*** Begin section ***
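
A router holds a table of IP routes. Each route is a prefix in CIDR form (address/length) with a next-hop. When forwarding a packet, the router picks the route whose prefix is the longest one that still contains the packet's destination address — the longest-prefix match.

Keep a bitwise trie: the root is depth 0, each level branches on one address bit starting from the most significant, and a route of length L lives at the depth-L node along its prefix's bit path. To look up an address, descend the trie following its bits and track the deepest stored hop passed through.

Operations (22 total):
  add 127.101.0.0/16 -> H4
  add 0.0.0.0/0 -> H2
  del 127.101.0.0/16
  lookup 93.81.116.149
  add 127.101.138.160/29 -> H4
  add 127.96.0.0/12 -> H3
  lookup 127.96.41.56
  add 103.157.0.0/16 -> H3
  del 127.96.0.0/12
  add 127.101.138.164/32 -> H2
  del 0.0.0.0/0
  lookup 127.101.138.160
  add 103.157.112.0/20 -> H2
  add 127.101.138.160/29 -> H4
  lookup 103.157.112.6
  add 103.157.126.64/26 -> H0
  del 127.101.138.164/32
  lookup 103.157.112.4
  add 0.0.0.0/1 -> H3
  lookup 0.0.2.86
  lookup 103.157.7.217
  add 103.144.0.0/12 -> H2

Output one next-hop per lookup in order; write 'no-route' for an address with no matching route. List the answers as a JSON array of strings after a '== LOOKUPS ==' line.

Trace:
  + 127.101.0.0/16 (H4) depth=16
  + 0.0.0.0/0 (H2) depth=0
  - 127.101.0.0/16 clear@16
  ? 93.81.116.149  path d0:H2→d1:-→d2:-  best=H2
  + 127.101.138.160/29 (H4) depth=29
  + 127.96.0.0/12 (H3) depth=12
  ? 127.96.41.56  path d0:H2→d1:-→d2:-→d3:-→d4:-→d5:-→d6:-→d7:-→d8:-→d9:-→d10:-→d11:-→d12:H3→d13:-  best=H3
  + 103.157.0.0/16 (H3) depth=16
  - 127.96.0.0/12 clear@12
  + 127.101.138.164/32 (H2) depth=32
  - 0.0.0.0/0 clear@0
  ? 127.101.138.160  path d0:-→d1:-→d2:-→d3:-→d4:-→d5:-→d6:-→d7:-→d8:-→d9:-→d10:-→d11:-→d12:-→d13:-→d14:-→d15:-→d16:-→d17:-→d18:-→d19:-→d20:-→d21:-→d22:-→d23:-→d24:-→d25:-→d26:-→d27:-→d28:-→d29:H4  best=H4
  + 103.157.112.0/20 (H2) depth=20
  + 127.101.138.160/29 (H4) depth=29
  ? 103.157.112.6  path d0:-→d1:-→d2:-→d3:-→d4:-→d5:-→d6:-→d7:-→d8:-→d9:-→d10:-→d11:-→d12:-→d13:-→d14:-→d15:-→d16:H3→d17:-→d18:-→d19:-→d20:H2  best=H2
  + 103.157.126.64/26 (H0) depth=26
  - 127.101.138.164/32 clear@32
  ? 103.157.112.4  path d0:-→d1:-→d2:-→d3:-→d4:-→d5:-→d6:-→d7:-→d8:-→d9:-→d10:-→d11:-→d12:-→d13:-→d14:-→d15:-→d16:H3→d17:-→d18:-→d19:-→d20:H2  best=H2
  + 0.0.0.0/1 (H3) depth=1
  ? 0.0.2.86  path d0:-→d1:H3  best=H3
  ? 103.157.7.217  path d0:-→d1:H3→d2:-→d3:-→d4:-→d5:-→d6:-→d7:-→d8:-→d9:-→d10:-→d11:-→d12:-→d13:-→d14:-→d15:-→d16:H3→d17:-  best=H3
  + 103.144.0.0/12 (H2) depth=12

== LOOKUPS ==
["H2","H3","H4","H2","H2","H3","H3"]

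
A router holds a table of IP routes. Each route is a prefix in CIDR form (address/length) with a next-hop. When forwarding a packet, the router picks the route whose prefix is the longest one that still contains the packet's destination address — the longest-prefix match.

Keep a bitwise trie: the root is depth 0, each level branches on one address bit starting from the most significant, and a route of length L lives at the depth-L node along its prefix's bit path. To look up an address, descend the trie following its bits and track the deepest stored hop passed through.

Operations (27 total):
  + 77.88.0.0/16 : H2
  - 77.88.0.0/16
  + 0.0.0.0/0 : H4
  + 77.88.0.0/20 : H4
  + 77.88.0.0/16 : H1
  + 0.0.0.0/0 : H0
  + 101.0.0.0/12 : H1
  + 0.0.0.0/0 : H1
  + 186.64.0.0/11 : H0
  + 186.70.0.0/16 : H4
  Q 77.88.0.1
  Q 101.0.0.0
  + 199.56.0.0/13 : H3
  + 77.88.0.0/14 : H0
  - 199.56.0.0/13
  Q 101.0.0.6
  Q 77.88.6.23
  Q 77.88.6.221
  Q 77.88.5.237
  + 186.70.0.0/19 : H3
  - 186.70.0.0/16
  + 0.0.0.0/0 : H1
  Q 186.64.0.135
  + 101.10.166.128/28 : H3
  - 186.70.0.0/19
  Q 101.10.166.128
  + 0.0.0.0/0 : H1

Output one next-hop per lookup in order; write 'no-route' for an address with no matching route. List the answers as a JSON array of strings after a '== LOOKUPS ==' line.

Apply in order:
  add 77.88.0.0/16 -> H2 at depth 16
  del 77.88.0.0/16 (clear depth 16)
  add 0.0.0.0/0 -> H4 at depth 0
  add 77.88.0.0/20 -> H4 at depth 20
  add 77.88.0.0/16 -> H1 at depth 16
  add 0.0.0.0/0 -> H0 at depth 0
  add 101.0.0.0/12 -> H1 at depth 12
  add 0.0.0.0/0 -> H1 at depth 0
  add 186.64.0.0/11 -> H0 at depth 11
  add 186.70.0.0/16 -> H4 at depth 16
  ? 77.88.0.1  path d0:H1→d1:-→d2:-→d3:-→d4:-→d5:-→d6:-→d7:-→d8:-→d9:-→d10:-→d11:-→d12:-→d13:-→d14:-→d15:-→d16:H1→d17:-→d18:-→d19:-→d20:H4  best=H4
  ? 101.0.0.0  path d0:H1→d1:-→d2:-→d3:-→d4:-→d5:-→d6:-→d7:-→d8:-→d9:-→d10:-→d11:-→d12:H1  best=H1
  add 199.56.0.0/13 -> H3 at depth 13
  add 77.88.0.0/14 -> H0 at depth 14
  del 199.56.0.0/13 (clear depth 13)
  ? 101.0.0.6  path d0:H1→d1:-→d2:-→d3:-→d4:-→d5:-→d6:-→d7:-→d8:-→d9:-→d10:-→d11:-→d12:H1  best=H1
  ? 77.88.6.23  path d0:H1→d1:-→d2:-→d3:-→d4:-→d5:-→d6:-→d7:-→d8:-→d9:-→d10:-→d11:-→d12:-→d13:-→d14:H0→d15:-→d16:H1→d17:-→d18:-→d19:-→d20:H4  best=H4
  ? 77.88.6.221  path d0:H1→d1:-→d2:-→d3:-→d4:-→d5:-→d6:-→d7:-→d8:-→d9:-→d10:-→d11:-→d12:-→d13:-→d14:H0→d15:-→d16:H1→d17:-→d18:-→d19:-→d20:H4  best=H4
  ? 77.88.5.237  path d0:H1→d1:-→d2:-→d3:-→d4:-→d5:-→d6:-→d7:-→d8:-→d9:-→d10:-→d11:-→d12:-→d13:-→d14:H0→d15:-→d16:H1→d17:-→d18:-→d19:-→d20:H4  best=H4
  add 186.70.0.0/19 -> H3 at depth 19
  del 186.70.0.0/16 (clear depth 16)
  add 0.0.0.0/0 -> H1 at depth 0
  ? 186.64.0.135  path d0:H1→d1:-→d2:-→d3:-→d4:-→d5:-→d6:-→d7:-→d8:-→d9:-→d10:-→d11:H0→d12:-→d13:-  best=H0
  add 101.10.166.128/28 -> H3 at depth 28
  del 186.70.0.0/19 (clear depth 19)
  ? 101.10.166.128  path d0:H1→d1:-→d2:-→d3:-→d4:-→d5:-→d6:-→d7:-→d8:-→d9:-→d10:-→d11:-→d12:H1→d13:-→d14:-→d15:-→d16:-→d17:-→d18:-→d19:-→d20:-→d21:-→d22:-→d23:-→d24:-→d25:-→d26:-→d27:-→d28:H3  best=H3
  add 0.0.0.0/0 -> H1 at depth 0

== LOOKUPS ==
["H4","H1","H1","H4","H4","H4","H0","H3"]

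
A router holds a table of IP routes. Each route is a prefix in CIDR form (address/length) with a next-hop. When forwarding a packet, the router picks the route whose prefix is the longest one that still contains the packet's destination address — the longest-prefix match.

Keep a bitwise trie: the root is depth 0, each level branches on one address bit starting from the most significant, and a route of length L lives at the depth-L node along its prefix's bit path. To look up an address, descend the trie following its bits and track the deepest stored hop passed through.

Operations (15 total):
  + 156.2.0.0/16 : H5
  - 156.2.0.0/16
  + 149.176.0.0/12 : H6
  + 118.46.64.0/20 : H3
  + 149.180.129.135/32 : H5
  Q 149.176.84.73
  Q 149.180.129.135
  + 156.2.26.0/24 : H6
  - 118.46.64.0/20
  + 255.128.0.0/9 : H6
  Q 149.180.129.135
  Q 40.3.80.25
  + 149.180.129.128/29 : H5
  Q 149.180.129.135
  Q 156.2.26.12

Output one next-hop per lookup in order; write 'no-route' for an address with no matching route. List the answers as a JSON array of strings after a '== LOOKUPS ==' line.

Trace:
  add 156.2.0.0/16 -> H5 at depth 16
  - 156.2.0.0/16 clear@16
  add 149.176.0.0/12 -> H6 at depth 12
  add 118.46.64.0/20 -> H3 at depth 20
  add 149.180.129.135/32 -> H5 at depth 32
  lookup 149.176.84.73: bits 1001010110110 walk d0:-→d1:-→d2:-→d3:-→d4:-→d5:-→d6:-→d7:-→d8:-→d9:-→d10:-→d11:-→d12:H6→d13:- -> H6
  lookup 149.180.129.135: bits 10010101101101001000000110000111 walk d0:-→d1:-→d2:-→d3:-→d4:-→d5:-→d6:-→d7:-→d8:-→d9:-→d10:-→d11:-→d12:H6→d13:-→d14:-→d15:-→d16:-→d17:-→d18:-→d19:-→d20:-→d21:-→d22:-→d23:-→d24:-→d25:-→d26:-→d27:-→d28:-→d29:-→d30:-→d31:-→d32:H5 -> H5
  add 156.2.26.0/24 -> H6 at depth 24
  - 118.46.64.0/20 clear@20
  add 255.128.0.0/9 -> H6 at depth 9
  lookup 149.180.129.135: bits 10010101101101001000000110000111 walk d0:-→d1:-→d2:-→d3:-→d4:-→d5:-→d6:-→d7:-→d8:-→d9:-→d10:-→d11:-→d12:H6→d13:-→d14:-→d15:-→d16:-→d17:-→d18:-→d19:-→d20:-→d21:-→d22:-→d23:-→d24:-→d25:-→d26:-→d27:-→d28:-→d29:-→d30:-→d31:-→d32:H5 -> H5
  lookup 40.3.80.25: bits 0 walk d0:-→d1:- -> no-route
  add 149.180.129.128/29 -> H5 at depth 29
  lookup 149.180.129.135: bits 10010101101101001000000110000111 walk d0:-→d1:-→d2:-→d3:-→d4:-→d5:-→d6:-→d7:-→d8:-→d9:-→d10:-→d11:-→d12:H6→d13:-→d14:-→d15:-→d16:-→d17:-→d18:-→d19:-→d20:-→d21:-→d22:-→d23:-→d24:-→d25:-→d26:-→d27:-→d28:-→d29:H5→d30:-→d31:-→d32:H5 -> H5
  lookup 156.2.26.12: bits 100111000000001000011010 walk d0:-→d1:-→d2:-→d3:-→d4:-→d5:-→d6:-→d7:-→d8:-→d9:-→d10:-→d11:-→d12:-→d13:-→d14:-→d15:-→d16:-→d17:-→d18:-→d19:-→d20:-→d21:-→d22:-→d23:-→d24:H6 -> H6

== LOOKUPS ==
["H6","H5","H5","no-route","H5","H6"]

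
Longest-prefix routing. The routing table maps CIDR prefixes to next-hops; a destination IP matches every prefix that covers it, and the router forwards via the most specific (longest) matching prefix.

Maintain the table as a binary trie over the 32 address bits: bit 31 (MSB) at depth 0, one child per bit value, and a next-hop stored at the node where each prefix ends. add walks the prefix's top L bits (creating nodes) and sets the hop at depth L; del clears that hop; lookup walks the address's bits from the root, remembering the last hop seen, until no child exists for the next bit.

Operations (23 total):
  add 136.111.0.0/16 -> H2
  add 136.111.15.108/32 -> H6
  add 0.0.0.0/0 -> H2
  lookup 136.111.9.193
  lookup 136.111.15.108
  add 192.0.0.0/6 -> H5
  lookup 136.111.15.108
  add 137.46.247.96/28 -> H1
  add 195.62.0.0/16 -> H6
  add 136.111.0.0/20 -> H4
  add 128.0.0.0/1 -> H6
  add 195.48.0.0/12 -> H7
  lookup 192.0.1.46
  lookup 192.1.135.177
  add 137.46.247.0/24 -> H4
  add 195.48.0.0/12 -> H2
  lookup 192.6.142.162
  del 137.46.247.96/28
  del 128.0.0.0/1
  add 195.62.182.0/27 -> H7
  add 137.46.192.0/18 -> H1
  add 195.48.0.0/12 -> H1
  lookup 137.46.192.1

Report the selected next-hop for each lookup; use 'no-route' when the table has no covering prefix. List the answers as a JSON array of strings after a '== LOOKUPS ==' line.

Trace:
  + 136.111.0.0/16 (H2) depth=16
  + 136.111.15.108/32 (H6) depth=32
  + 0.0.0.0/0 (H2) depth=0
  ? 136.111.9.193  path d0:H2→d1:-→d2:-→d3:-→d4:-→d5:-→d6:-→d7:-→d8:-→d9:-→d10:-→d11:-→d12:-→d13:-→d14:-→d15:-→d16:H2→d17:-→d18:-→d19:-→d20:-→d21:-  best=H2
  ? 136.111.15.108  path d0:H2→d1:-→d2:-→d3:-→d4:-→d5:-→d6:-→d7:-→d8:-→d9:-→d10:-→d11:-→d12:-→d13:-→d14:-→d15:-→d16:H2→d17:-→d18:-→d19:-→d20:-→d21:-→d22:-→d23:-→d24:-→d25:-→d26:-→d27:-→d28:-→d29:-→d30:-→d31:-→d32:H6  best=H6
  + 192.0.0.0/6 (H5) depth=6
  ? 136.111.15.108  path d0:H2→d1:-→d2:-→d3:-→d4:-→d5:-→d6:-→d7:-→d8:-→d9:-→d10:-→d11:-→d12:-→d13:-→d14:-→d15:-→d16:H2→d17:-→d18:-→d19:-→d20:-→d21:-→d22:-→d23:-→d24:-→d25:-→d26:-→d27:-→d28:-→d29:-→d30:-→d31:-→d32:H6  best=H6
  + 137.46.247.96/28 (H1) depth=28
  + 195.62.0.0/16 (H6) depth=16
  + 136.111.0.0/20 (H4) depth=20
  + 128.0.0.0/1 (H6) depth=1
  + 195.48.0.0/12 (H7) depth=12
  ? 192.0.1.46  path d0:H2→d1:H6→d2:-→d3:-→d4:-→d5:-→d6:H5  best=H5
  ? 192.1.135.177  path d0:H2→d1:H6→d2:-→d3:-→d4:-→d5:-→d6:H5  best=H5
  + 137.46.247.0/24 (H4) depth=24
  + 195.48.0.0/12 (H2) depth=12
  ? 192.6.142.162  path d0:H2→d1:H6→d2:-→d3:-→d4:-→d5:-→d6:H5  best=H5
  del 137.46.247.96/28 (clear depth 28)
  del 128.0.0.0/1 (clear depth 1)
  + 195.62.182.0/27 (H7) depth=27
  + 137.46.192.0/18 (H1) depth=18
  + 195.48.0.0/12 (H1) depth=12
  ? 137.46.192.1  path d0:H2→d1:-→d2:-→d3:-→d4:-→d5:-→d6:-→d7:-→d8:-→d9:-→d10:-→d11:-→d12:-→d13:-→d14:-→d15:-→d16:-→d17:-→d18:H1  best=H1

== LOOKUPS ==
["H2","H6","H6","H5","H5","H5","H1"]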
*** End section ***
■ Work order:
Could you please find every line of the listing above holding the string "total" and copy it?

■ Task solution:
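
Operations (22 total):
Operations (27 total):
Operations (15 total):
Operations (23 total):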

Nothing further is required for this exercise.